▶ **ABOUT THIS TASK**
Restate the whole listing exactly.

▶ **PROVIDED DATA**
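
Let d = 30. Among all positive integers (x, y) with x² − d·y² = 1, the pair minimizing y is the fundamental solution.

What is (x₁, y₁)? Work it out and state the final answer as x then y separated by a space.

11 2

[5; 2,10] for √30; ℓ=2 ⇒ convergent index 1
i=0: a=5 ⇒ p=5, q=1
i=1: a=2 ⇒ p=11, q=2
→ (11, 2).  Check: 11²=121, 30·2²=120, difference 1.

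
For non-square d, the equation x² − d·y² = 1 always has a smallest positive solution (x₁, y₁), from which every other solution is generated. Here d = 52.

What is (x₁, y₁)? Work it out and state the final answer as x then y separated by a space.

√52 = [7; 4,1,2,1,4,14, …], period ℓ=6 (even) → k=5
a_0=7:  p_0=7·1+0=7,  q_0=7·0+1=1
a_1=4:  p_1=4·7+1=29,  q_1=4·1+0=4
…
a_4=1:  p_4=1·101+36=137,  q_4=1·14+5=19
a_5=4:  p_5=4·137+101=649,  q_5=4·19+14=90
(x₁, y₁) = (649, 90);  649² − 52·90² = 1 ✓

649 90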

▶ **RESPONSE**
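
Let d = 30. Among all positive integers (x, y) with x² − d·y² = 1, the pair minimizing y is the fundamental solution.

What is (x₁, y₁)? Work it out and state the final answer as x then y separated by a space.

11 2

[5; 2,10] for √30; ℓ=2 ⇒ convergent index 1
i=0: a=5 ⇒ p=5, q=1
i=1: a=2 ⇒ p=11, q=2
→ (11, 2).  Check: 11²=121, 30·2²=120, difference 1.

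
For non-square d, the equation x² − d·y² = 1 always has a smallest positive solution (x₁, y₁), from which every other solution is generated. Here d = 52.

What is (x₁, y₁)? Work it out and state the final answer as x then y separated by a space.

√52 = [7; 4,1,2,1,4,14, …], period ℓ=6 (even) → k=5
a_0=7:  p_0=7·1+0=7,  q_0=7·0+1=1
a_1=4:  p_1=4·7+1=29,  q_1=4·1+0=4
…
a_4=1:  p_4=1·101+36=137,  q_4=1·14+5=19
a_5=4:  p_5=4·137+101=649,  q_5=4·19+14=90
(x₁, y₁) = (649, 90);  649² − 52·90² = 1 ✓

649 90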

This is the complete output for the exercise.